=== Directions ===
If a line in the data below contains "recorded", copy it.

=== Available records ===
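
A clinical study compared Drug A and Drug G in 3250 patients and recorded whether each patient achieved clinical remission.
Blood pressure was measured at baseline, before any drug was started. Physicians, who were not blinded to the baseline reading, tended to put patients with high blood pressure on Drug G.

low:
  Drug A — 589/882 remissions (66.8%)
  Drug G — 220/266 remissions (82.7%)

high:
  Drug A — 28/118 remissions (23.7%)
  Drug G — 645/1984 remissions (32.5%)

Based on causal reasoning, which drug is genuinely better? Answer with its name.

Drug G

Drug G is higher inside every blood pressure stratum but Drug A is higher in aggregate. Whether to stratify depends on how blood pressure relates to the drug.
Nothing the drug does changes blood pressure; the imbalance is an allocation artefact. With blood pressure also predicting the outcome, the pooled figure is confounded, and the within-stratum comparison is the causal one.
Within each level — low: 66.8% vs 82.7%; high: 23.7% vs 32.5% — Drug G is higher every time.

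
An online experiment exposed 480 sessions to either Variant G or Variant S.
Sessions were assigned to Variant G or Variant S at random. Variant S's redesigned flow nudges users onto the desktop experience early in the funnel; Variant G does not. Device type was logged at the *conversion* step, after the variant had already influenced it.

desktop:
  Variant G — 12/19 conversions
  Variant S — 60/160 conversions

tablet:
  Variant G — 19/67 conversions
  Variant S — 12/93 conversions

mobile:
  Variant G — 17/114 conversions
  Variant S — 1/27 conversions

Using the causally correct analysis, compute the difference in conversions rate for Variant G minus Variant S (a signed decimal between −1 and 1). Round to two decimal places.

The stratified and pooled comparisons disagree (Variant G wins within each device type; Variant S wins overall), so the answer turns on the causal role of device type.
Because the variant influences device type, device type is a post-treatment mediator, not a confounder. Stratifying on it would bias the estimate; the causal effect is the crude pooled difference.
The causal difference is the pooled difference: 0.240 − 0.261 = -0.021.

-0.02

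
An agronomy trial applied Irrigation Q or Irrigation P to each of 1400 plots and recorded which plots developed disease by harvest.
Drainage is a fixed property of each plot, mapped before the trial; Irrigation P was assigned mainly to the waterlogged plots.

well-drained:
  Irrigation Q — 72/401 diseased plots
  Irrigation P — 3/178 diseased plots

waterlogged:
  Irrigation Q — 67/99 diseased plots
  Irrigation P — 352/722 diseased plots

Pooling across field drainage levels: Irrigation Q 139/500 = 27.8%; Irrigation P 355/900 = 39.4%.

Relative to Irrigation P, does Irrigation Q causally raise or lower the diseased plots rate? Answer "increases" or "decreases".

Irrigation P is lower inside every field drainage stratum but Irrigation Q is lower in aggregate. Whether to stratify depends on how field drainage relates to the irrigation.
Field drainage is set before the irrigation has any effect — it is not caused by the irrigation — and it independently drives the outcome. That makes it a confounder, so the causal comparison is within field drainage levels.
Within each level — well-drained: 18.0% vs 1.7%; waterlogged: 67.7% vs 48.8% — Irrigation P is lower every time.

increases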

=== Result of this exercise ===
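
A clinical study compared Drug A and Drug G in 3250 patients and recorded whether each patient achieved clinical remission.
An agronomy trial applied Irrigation Q or Irrigation P to each of 1400 plots and recorded which plots developed disease by harvest.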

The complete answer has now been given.